Exercise material:
┌──

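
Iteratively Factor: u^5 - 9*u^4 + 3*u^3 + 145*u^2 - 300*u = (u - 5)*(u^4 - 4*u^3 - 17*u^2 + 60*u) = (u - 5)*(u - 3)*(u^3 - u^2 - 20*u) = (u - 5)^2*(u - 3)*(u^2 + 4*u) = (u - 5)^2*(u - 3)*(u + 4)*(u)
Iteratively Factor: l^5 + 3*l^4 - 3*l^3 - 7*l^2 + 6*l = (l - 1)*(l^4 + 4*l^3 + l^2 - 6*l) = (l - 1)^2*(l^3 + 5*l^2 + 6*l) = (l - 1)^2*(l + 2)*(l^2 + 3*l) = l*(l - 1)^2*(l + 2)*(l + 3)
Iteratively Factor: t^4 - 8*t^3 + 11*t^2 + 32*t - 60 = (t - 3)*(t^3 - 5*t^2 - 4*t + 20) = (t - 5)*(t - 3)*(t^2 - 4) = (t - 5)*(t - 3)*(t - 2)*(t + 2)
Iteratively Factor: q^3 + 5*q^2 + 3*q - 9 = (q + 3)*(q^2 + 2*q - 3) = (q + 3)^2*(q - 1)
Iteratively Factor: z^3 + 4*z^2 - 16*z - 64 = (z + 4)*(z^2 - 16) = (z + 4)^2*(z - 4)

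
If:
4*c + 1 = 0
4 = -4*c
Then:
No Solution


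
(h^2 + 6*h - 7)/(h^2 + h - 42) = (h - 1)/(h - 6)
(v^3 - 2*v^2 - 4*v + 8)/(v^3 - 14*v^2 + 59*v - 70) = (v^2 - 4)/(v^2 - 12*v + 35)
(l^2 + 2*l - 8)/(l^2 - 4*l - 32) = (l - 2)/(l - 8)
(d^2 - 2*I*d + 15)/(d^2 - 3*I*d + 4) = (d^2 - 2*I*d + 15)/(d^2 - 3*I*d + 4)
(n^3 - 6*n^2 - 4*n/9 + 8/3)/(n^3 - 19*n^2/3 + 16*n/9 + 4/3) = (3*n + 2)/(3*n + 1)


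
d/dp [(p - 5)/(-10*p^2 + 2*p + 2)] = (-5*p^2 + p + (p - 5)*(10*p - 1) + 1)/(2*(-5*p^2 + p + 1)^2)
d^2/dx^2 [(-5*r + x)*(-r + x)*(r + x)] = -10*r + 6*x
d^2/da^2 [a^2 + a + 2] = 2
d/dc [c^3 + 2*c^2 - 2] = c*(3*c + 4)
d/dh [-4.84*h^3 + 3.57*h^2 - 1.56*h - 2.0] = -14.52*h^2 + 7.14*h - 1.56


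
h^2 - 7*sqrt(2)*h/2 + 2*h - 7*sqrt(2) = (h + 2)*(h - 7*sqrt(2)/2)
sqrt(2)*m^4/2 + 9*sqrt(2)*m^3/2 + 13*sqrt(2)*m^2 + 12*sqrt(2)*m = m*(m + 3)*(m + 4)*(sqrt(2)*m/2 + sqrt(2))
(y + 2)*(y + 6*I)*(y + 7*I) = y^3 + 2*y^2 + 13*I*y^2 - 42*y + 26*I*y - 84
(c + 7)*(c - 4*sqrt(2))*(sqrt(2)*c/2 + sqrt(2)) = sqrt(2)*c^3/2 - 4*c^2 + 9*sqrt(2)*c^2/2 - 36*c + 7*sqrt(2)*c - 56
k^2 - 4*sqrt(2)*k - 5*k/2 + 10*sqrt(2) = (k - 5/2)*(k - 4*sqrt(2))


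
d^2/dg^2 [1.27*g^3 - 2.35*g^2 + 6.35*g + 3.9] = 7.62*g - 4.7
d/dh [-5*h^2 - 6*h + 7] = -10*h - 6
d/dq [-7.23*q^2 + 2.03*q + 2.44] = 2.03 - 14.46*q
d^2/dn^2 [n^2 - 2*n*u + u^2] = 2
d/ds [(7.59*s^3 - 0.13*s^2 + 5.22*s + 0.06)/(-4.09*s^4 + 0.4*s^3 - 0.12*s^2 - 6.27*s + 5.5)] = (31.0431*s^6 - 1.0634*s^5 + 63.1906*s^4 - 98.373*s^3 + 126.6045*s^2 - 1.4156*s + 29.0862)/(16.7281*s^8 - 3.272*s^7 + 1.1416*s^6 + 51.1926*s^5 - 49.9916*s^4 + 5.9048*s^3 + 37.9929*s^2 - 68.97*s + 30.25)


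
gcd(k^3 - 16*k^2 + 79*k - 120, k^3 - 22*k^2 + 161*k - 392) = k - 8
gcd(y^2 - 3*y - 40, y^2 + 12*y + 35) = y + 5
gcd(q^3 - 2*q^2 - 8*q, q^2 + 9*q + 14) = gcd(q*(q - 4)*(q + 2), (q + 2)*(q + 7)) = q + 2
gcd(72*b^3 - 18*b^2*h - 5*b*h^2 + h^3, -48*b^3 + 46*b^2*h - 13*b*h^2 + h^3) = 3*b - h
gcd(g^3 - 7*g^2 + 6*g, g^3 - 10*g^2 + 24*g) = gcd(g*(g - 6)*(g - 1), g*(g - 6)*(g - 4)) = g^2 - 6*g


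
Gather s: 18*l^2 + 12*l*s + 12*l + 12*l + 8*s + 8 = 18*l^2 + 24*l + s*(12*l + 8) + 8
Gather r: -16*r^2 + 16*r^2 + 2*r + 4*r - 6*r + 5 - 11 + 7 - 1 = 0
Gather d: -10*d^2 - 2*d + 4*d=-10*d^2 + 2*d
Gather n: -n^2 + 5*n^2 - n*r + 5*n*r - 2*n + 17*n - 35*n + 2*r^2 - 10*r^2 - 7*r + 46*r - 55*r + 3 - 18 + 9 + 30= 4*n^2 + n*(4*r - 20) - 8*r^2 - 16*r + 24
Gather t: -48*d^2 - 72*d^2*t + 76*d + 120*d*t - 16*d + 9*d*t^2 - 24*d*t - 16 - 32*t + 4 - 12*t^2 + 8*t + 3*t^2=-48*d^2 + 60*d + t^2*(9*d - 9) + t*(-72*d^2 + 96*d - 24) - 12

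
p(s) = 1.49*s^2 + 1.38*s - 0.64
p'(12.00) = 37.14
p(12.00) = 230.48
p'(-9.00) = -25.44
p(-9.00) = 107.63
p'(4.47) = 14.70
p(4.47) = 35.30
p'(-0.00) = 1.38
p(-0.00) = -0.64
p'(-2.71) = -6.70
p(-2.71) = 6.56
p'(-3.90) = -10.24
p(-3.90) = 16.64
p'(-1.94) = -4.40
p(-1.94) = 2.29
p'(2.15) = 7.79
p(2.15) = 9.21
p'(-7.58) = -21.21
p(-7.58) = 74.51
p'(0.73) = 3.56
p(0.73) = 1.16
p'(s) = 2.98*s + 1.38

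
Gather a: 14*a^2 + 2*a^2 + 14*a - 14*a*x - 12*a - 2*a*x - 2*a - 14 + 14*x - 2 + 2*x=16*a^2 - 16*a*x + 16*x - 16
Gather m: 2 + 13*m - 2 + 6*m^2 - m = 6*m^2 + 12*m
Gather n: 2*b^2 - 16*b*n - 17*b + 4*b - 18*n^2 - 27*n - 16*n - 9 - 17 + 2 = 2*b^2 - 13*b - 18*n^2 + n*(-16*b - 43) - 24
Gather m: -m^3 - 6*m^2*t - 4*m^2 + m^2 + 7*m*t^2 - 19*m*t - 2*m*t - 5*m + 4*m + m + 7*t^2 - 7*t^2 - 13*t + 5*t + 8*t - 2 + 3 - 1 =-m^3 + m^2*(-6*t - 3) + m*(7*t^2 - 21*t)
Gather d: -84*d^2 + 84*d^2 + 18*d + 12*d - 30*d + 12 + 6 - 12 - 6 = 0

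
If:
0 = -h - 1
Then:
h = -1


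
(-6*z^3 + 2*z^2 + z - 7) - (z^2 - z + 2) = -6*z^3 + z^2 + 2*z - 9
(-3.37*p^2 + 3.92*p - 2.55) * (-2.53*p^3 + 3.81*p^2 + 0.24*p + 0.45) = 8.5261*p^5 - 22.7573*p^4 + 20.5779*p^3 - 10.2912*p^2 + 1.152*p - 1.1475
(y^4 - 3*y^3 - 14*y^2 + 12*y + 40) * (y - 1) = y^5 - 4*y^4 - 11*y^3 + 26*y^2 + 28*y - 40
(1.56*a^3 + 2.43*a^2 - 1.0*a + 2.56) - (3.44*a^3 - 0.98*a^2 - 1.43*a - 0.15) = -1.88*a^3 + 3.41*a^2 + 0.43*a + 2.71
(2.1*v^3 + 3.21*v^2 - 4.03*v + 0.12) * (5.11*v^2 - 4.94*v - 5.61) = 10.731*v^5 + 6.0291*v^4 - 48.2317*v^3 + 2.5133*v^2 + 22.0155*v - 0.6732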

└──

Task goal:
Wherever the string "sqrt" appears in the entries above, list that line.

Result of this task:
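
h^2 - 7*sqrt(2)*h/2 + 2*h - 7*sqrt(2) = (h + 2)*(h - 7*sqrt(2)/2)
sqrt(2)*m^4/2 + 9*sqrt(2)*m^3/2 + 13*sqrt(2)*m^2 + 12*sqrt(2)*m = m*(m + 3)*(m + 4)*(sqrt(2)*m/2 + sqrt(2))
(c + 7)*(c - 4*sqrt(2))*(sqrt(2)*c/2 + sqrt(2)) = sqrt(2)*c^3/2 - 4*c^2 + 9*sqrt(2)*c^2/2 - 36*c + 7*sqrt(2)*c - 56
k^2 - 4*sqrt(2)*k - 5*k/2 + 10*sqrt(2) = (k - 5/2)*(k - 4*sqrt(2))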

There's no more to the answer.